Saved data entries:

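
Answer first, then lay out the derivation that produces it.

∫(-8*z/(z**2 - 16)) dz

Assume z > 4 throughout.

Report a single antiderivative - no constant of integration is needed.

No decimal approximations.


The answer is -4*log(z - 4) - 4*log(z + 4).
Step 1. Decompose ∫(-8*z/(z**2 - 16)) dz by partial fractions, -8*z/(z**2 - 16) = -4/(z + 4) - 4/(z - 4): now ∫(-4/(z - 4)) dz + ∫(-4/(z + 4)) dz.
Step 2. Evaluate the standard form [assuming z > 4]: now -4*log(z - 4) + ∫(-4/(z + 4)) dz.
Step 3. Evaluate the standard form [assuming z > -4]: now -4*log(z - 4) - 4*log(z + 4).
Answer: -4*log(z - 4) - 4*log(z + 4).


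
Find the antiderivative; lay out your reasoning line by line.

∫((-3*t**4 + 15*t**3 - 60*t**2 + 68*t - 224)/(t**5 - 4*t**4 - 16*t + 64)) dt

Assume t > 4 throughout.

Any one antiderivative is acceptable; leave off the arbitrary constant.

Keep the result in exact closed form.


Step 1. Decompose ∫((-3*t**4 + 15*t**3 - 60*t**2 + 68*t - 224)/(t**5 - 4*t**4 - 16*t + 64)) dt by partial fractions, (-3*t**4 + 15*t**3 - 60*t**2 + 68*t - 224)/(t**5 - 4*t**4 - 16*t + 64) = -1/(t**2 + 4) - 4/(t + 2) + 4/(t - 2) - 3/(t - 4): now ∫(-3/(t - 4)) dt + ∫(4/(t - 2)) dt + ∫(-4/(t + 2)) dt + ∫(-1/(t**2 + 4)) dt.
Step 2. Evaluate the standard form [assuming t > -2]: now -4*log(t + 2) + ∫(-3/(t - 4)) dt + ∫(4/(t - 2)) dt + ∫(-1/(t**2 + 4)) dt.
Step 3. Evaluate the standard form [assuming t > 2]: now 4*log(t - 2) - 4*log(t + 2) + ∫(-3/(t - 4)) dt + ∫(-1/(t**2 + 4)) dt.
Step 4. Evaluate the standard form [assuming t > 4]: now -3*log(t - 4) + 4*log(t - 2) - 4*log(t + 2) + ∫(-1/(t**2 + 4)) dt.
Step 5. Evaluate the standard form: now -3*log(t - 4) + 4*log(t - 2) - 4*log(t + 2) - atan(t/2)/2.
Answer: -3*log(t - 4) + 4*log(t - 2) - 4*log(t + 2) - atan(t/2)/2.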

**Task directions:**
Filter the entries by the string "constant" and copy each matching line.

**Reply to the exercise:**
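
Report a single antiderivative - no constant of integration is needed.
Any one antiderivative is acceptable; leave off the arbitrary constant.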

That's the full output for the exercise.